• _RECORDS FOR THIS TASK_:
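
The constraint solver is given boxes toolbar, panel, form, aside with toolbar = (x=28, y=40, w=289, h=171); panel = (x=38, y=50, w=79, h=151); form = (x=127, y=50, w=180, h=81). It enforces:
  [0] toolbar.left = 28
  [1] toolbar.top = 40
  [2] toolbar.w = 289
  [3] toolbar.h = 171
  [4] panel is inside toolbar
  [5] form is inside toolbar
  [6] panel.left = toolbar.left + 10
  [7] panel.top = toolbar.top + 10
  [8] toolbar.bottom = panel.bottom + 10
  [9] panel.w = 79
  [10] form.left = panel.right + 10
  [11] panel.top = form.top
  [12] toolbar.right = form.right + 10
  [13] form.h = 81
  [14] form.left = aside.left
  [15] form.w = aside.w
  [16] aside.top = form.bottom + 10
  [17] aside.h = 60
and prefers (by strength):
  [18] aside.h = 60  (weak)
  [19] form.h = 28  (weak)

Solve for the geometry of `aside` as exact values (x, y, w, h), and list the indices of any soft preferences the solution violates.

1. aside.x = 127  [form.left = aside.left]
2. aside.w = 180  [form.w = aside.w]
3. aside.y = 141  [aside.top = form.bottom + 10]
4. aside.h = 60  [aside.h = 60]

aside = (x=127, y=141, w=180, h=60)
violated soft preferences: 19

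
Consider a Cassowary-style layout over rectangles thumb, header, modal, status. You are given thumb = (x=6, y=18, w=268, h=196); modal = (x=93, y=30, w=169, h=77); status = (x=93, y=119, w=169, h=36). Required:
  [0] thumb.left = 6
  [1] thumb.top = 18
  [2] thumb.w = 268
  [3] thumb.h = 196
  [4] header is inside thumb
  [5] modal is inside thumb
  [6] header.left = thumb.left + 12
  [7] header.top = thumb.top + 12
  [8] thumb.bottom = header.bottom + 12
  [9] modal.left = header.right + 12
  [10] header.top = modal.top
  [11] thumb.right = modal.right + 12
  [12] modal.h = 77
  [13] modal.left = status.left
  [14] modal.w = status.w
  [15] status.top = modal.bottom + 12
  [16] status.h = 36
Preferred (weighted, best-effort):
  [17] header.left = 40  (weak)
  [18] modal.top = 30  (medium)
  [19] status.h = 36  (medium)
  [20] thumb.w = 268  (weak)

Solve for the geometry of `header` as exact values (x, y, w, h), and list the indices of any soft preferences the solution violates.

header = (x=18, y=30, w=63, h=172)
violated soft preferences: 17

1. header.x = 18  [header.left = thumb.left + 12]
2. header.y = 30  [header.top = thumb.top + 12]
3. header.h = 172  [thumb.bottom = header.bottom + 12]
4. header.w = 63  [modal.left = header.right + 12]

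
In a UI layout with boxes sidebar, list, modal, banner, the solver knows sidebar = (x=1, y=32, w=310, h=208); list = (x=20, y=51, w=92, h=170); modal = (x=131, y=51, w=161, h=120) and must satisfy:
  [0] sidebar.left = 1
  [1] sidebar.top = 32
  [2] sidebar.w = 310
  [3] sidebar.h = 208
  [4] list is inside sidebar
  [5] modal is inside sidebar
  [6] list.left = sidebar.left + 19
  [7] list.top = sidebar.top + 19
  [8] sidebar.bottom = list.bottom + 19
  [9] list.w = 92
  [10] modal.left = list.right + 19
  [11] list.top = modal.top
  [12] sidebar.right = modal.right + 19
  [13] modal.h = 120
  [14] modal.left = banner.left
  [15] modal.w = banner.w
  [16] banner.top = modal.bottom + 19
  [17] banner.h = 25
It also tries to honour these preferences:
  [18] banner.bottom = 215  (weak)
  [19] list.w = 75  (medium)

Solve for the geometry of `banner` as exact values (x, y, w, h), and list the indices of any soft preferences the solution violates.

banner = (x=131, y=190, w=161, h=25)
violated soft preferences: 19

1. banner.x = 131  [modal.left = banner.left]
2. banner.w = 161  [modal.w = banner.w]
3. banner.y = 190  [banner.top = modal.bottom + 19]
4. banner.h = 25  [banner.h = 25]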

• _REQUIRED ACTION_: Repeat the entries above exactly, beginning at their first line and ending with the line that contains "[19] form.h = 28", with nothing added.

• _TASK RESPONSE_:
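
The constraint solver is given boxes toolbar, panel, form, aside with toolbar = (x=28, y=40, w=289, h=171); panel = (x=38, y=50, w=79, h=151); form = (x=127, y=50, w=180, h=81). It enforces:
  [0] toolbar.left = 28
  [1] toolbar.top = 40
  [2] toolbar.w = 289
  [3] toolbar.h = 171
  [4] panel is inside toolbar
  [5] form is inside toolbar
  [6] panel.left = toolbar.left + 10
  [7] panel.top = toolbar.top + 10
  [8] toolbar.bottom = panel.bottom + 10
  [9] panel.w = 79
  [10] form.left = panel.right + 10
  [11] panel.top = form.top
  [12] toolbar.right = form.right + 10
  [13] form.h = 81
  [14] form.left = aside.left
  [15] form.w = aside.w
  [16] aside.top = form.bottom + 10
  [17] aside.h = 60
and prefers (by strength):
  [18] aside.h = 60  (weak)
  [19] form.h = 28  (weak)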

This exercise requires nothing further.